<<<<

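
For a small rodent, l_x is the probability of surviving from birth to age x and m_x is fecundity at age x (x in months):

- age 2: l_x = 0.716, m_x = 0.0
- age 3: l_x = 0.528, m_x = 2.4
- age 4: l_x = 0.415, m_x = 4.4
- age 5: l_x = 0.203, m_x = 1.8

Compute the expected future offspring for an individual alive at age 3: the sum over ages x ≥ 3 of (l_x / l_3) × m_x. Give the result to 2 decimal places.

l_3 = 0.528. Conditional survival from age 3 to x is l_x / l_3.
  x=3: (0.528/0.528) × 2.4 = 2.4000
  x=4: (0.415/0.528) × 4.4 = 3.4583
  x=5: (0.203/0.528) × 1.8 = 0.6920
Sum = 2.4000 + 3.4583 + 0.6920 = 6.5504

6.55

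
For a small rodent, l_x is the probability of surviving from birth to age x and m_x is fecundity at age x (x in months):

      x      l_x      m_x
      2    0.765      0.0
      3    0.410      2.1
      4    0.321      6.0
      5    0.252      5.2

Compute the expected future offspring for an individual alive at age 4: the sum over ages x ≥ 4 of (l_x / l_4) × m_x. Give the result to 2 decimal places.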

>>>>

Reproduce all of the listing, exactly as given.

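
For a small rodent, l_x is the probability of surviving from birth to age x and m_x is fecundity at age x (x in months):

- age 2: l_x = 0.716, m_x = 0.0
- age 3: l_x = 0.528, m_x = 2.4
- age 4: l_x = 0.415, m_x = 4.4
- age 5: l_x = 0.203, m_x = 1.8

Compute the expected future offspring for an individual alive at age 3: the sum over ages x ≥ 3 of (l_x / l_3) × m_x. Give the result to 2 decimal places.

l_3 = 0.528. Conditional survival from age 3 to x is l_x / l_3.
  x=3: (0.528/0.528) × 2.4 = 2.4000
  x=4: (0.415/0.528) × 4.4 = 3.4583
  x=5: (0.203/0.528) × 1.8 = 0.6920
Sum = 2.4000 + 3.4583 + 0.6920 = 6.5504

6.55

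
For a small rodent, l_x is the probability of surviving from birth to age x and m_x is fecundity at age x (x in months):

      x      l_x      m_x
      2    0.765      0.0
      3    0.410      2.1
      4    0.321      6.0
      5    0.252      5.2

Compute the expected future offspring for an individual alive at age 4: the sum over ages x ≥ 4 of (l_x / l_4) × m_x. Give the result to 2 decimal places.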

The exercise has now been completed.